■ **Problem to solve**:
Among the entries below, find each line holding "that" and return it.

[Material provided]

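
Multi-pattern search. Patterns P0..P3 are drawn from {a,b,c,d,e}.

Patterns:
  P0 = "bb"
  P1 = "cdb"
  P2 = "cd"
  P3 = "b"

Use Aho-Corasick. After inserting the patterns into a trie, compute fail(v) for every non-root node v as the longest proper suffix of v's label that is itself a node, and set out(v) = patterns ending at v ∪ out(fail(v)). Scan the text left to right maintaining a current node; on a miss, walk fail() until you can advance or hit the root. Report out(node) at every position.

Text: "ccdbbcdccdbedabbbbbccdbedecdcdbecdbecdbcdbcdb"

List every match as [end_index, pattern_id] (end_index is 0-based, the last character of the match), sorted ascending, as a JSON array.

Construct AC machine:
Trie (insert patterns):
  0='ε' goto b→1 c→3
  1='b' goto b→2  [P3 ends]
  2='bb' goto ·  [P0 ends]
  3='c' goto d→4
  4='cd' goto b→5  [P2 ends]
  5='cdb' goto ·  [P1 ends]

Failure links (BFS by depth):
  n1('b'): parent n0 fail=0; on 'b' 0 → fail=0;  out {3}∪∅={3}
  n3('c'): parent n0 fail=0; on 'c' 0 → fail=0;  out ∅∪∅=∅
  n2('bb'): parent n1 fail=0; on 'b' 0 → fail=1;  out {0}∪{3}={0,3}
  n4('cd'): parent n3 fail=0; on 'd' 0 → fail=0;  out {2}∪∅={2}
  n5('cdb'): parent n4 fail=0; on 'b' 0 → fail=1;  out {1}∪{3}={1,3}

Run:
pos 0 'c': at 3
pos 1 'c': at 3 (fail-walked)
pos 2 'd': at 4  emit P2@[1:2]
pos 3 'b': at 5  emit P1@[1:3],P3@[3:3]
pos 4 'b': at 2 (fail-walked)  emit P0@[3:4],P3@[4:4]
pos 5 'c': at 3 (fail-walked)
pos 6 'd': at 4  emit P2@[5:6]
pos 7 'c': at 3 (fail-walked)
pos 8 'c': at 3 (fail-walked)
pos 9 'd': at 4  emit P2@[8:9]
pos 10 'b': at 5  emit P1@[8:10],P3@[10:10]
pos 11 'e': at 0 (fail-walked)
pos 12 'd': at 0
pos 13 'a': at 0
pos 14 'b': at 1  emit P3@[14:14]
pos 15 'b': at 2  emit P0@[14:15],P3@[15:15]
pos 16 'b': at 2 (fail-walked)  emit P0@[15:16],P3@[16:16]
pos 17 'b': at 2 (fail-walked)  emit P0@[16:17],P3@[17:17]
pos 18 'b': at 2 (fail-walked)  emit P0@[17:18],P3@[18:18]
pos 19 'c': at 3 (fail-walked)
pos 20 'c': at 3 (fail-walked)
pos 21 'd': at 4  emit P2@[20:21]
pos 22 'b': at 5  emit P1@[20:22],P3@[22:22]
pos 23 'e': at 0 (fail-walked)
pos 24 'd': at 0
pos 25 'e': at 0
pos 26 'c': at 3
pos 27 'd': at 4  emit P2@[26:27]
pos 28 'c': at 3 (fail-walked)
pos 29 'd': at 4  emit P2@[28:29]
pos 30 'b': at 5  emit P1@[28:30],P3@[30:30]
pos 31 'e': at 0 (fail-walked)
pos 32 'c': at 3
pos 33 'd': at 4  emit P2@[32:33]
pos 34 'b': at 5  emit P1@[32:34],P3@[34:34]
pos 35 'e': at 0 (fail-walked)
pos 36 'c': at 3
pos 37 'd': at 4  emit P2@[36:37]
pos 38 'b': at 5  emit P1@[36:38],P3@[38:38]
pos 39 'c': at 3 (fail-walked)
pos 40 'd': at 4  emit P2@[39:40]
pos 41 'b': at 5  emit P1@[39:41],P3@[41:41]
pos 42 'c': at 3 (fail-walked)
pos 43 'd': at 4  emit P2@[42:43]
pos 44 'b': at 5  emit P1@[42:44],P3@[44:44]

Matches: [[2,2],[3,1],[3,3],[4,0],[4,3],[6,2],[9,2],[10,1],[10,3],[14,3],[15,0],[15,3],[16,0],[16,3],[17,0],[17,3],[18,0],[18,3],[21,2],[22,1],[22,3],[27,2],[29,2],[30,1],[30,3],[33,2],[34,1],[34,3],[37,2],[38,1],[38,3],[40,2],[41,1],[41,3],[43,2],[44,1],[44,3]]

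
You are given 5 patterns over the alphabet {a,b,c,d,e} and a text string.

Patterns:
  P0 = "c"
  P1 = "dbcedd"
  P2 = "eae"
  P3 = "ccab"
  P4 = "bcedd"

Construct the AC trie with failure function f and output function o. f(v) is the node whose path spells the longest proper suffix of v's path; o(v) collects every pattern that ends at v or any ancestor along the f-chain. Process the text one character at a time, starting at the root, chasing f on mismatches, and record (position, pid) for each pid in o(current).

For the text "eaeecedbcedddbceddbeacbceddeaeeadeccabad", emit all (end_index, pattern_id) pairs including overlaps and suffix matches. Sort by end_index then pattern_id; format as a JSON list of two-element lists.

Build:
Trie (insert patterns):
  n0 'ε': b→14 c→1 d→2 e→8
  n1 'c': c→11  [P0 ends]
  n2 'd': b→3
  n3 'db': c→4
  n4 'dbc': e→5
  n5 'dbce': d→6
  n6 'dbced': d→7
  n7 'dbcedd': ·  [P1 ends]
  n8 'e': a→9
  n9 'ea': e→10
  n10 'eae': ·  [P2 ends]
  n11 'cc': a→12
  n12 'cca': b→13
  n13 'ccab': ·  [P3 ends]
  n14 'b': c→15
  n15 'bc': e→16
  n16 'bce': d→17
  n17 'bced': d→18
  n18 'bcedd': ·  [P4 ends]

Failure links (BFS by depth):
  n1('c'): parent n0 fail=0; on 'c' 0 → fail=0;  out {0}∪∅={0}
  n2('d'): parent n0 fail=0; on 'd' 0 → fail=0;  out ∅∪∅=∅
  n8('e'): parent n0 fail=0; on 'e' 0 → fail=0;  out ∅∪∅=∅
  n14('b'): parent n0 fail=0; on 'b' 0 → fail=0;  out ∅∪∅=∅
  n3('db'): parent n2 fail=0; on 'b' 0 → fail=14;  out ∅∪∅=∅
  n9('ea'): parent n8 fail=0; on 'a' 0 → fail=0;  out ∅∪∅=∅
  n11('cc'): parent n1 fail=0; on 'c' 0 → fail=1;  out ∅∪{0}={0}
  n15('bc'): parent n14 fail=0; on 'c' 0 → fail=1;  out ∅∪{0}={0}
  n4('dbc'): parent n3 fail=14; on 'c' 14 → fail=15;  out ∅∪{0}={0}
  n10('eae'): parent n9 fail=0; on 'e' 0 → fail=8;  out {2}∪∅={2}
  n12('cca'): parent n11 fail=1; on 'a' 1→0 → fail=0;  out ∅∪∅=∅
  n16('bce'): parent n15 fail=1; on 'e' 1→0 → fail=8;  out ∅∪∅=∅
  n5('dbce'): parent n4 fail=15; on 'e' 15 → fail=16;  out ∅∪∅=∅
  n13('ccab'): parent n12 fail=0; on 'b' 0 → fail=14;  out {3}∪∅={3}
  n17('bced'): parent n16 fail=8; on 'd' 8→0 → fail=2;  out ∅∪∅=∅
  n6('dbced'): parent n5 fail=16; on 'd' 16 → fail=17;  out ∅∪∅=∅
  n18('bcedd'): parent n17 fail=2; on 'd' 2→0 → fail=2;  out {4}∪∅={4}
  n7('dbcedd'): parent n6 fail=17; on 'd' 17 → fail=18;  out {1}∪{4}={1,4}

Scan:
i=0 'e': node 0→8
i=1 'a': node 8→9
i=2 'e': node 9→10  ** P2@[0:2]
i=3 'e': node 10→8 ·f
i=4 'c': node 8→1 ·f  ** P0@[4:4]
i=5 'e': node 1→8 ·f
i=6 'd': node 8→2 ·f
i=7 'b': node 2→3
i=8 'c': node 3→4  ** P0@[8:8]
i=9 'e': node 4→5
i=10 'd': node 5→6
i=11 'd': node 6→7  ** P1@[6:11],P4@[7:11]
i=12 'd': node 7→2 ·f
i=13 'b': node 2→3
i=14 'c': node 3→4  ** P0@[14:14]
i=15 'e': node 4→5
i=16 'd': node 5→6
i=17 'd': node 6→7  ** P1@[12:17],P4@[13:17]
i=18 'b': node 7→3 ·f
i=19 'e': node 3→8 ·f
i=20 'a': node 8→9
i=21 'c': node 9→1 ·f  ** P0@[21:21]
i=22 'b': node 1→14 ·f
i=23 'c': node 14→15  ** P0@[23:23]
i=24 'e': node 15→16
i=25 'd': node 16→17
i=26 'd': node 17→18  ** P4@[22:26]
i=27 'e': node 18→8 ·f
i=28 'a': node 8→9
i=29 'e': node 9→10  ** P2@[27:29]
i=30 'e': node 10→8 ·f
i=31 'a': node 8→9
i=32 'd': node 9→2 ·f
i=33 'e': node 2→8 ·f
i=34 'c': node 8→1 ·f  ** P0@[34:34]
i=35 'c': node 1→11  ** P0@[35:35]
i=36 'a': node 11→12
i=37 'b': node 12→13  ** P3@[34:37]
i=38 'a': node 13→0 ·f
i=39 'd': node 0→2

Result: [[2,2],[4,0],[8,0],[11,1],[11,4],[14,0],[17,1],[17,4],[21,0],[23,0],[26,4],[29,2],[34,0],[35,0],[37,3]]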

[/Material provided]

■ **Task answer**:
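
Use Aho-Corasick. After inserting the patterns into a trie, compute fail(v) for every non-root node v as the longest proper suffix of v's label that is itself a node, and set out(v) = patterns ending at v ∪ out(fail(v)). Scan the text left to right maintaining a current node; on a miss, walk fail() until you can advance or hit the root. Report out(node) at every position.
Construct the AC trie with failure function f and output function o. f(v) is the node whose path spells the longest proper suffix of v's path; o(v) collects every pattern that ends at v or any ancestor along the f-chain. Process the text one character at a time, starting at the root, chasing f on mismatches, and record (position, pid) for each pid in o(current).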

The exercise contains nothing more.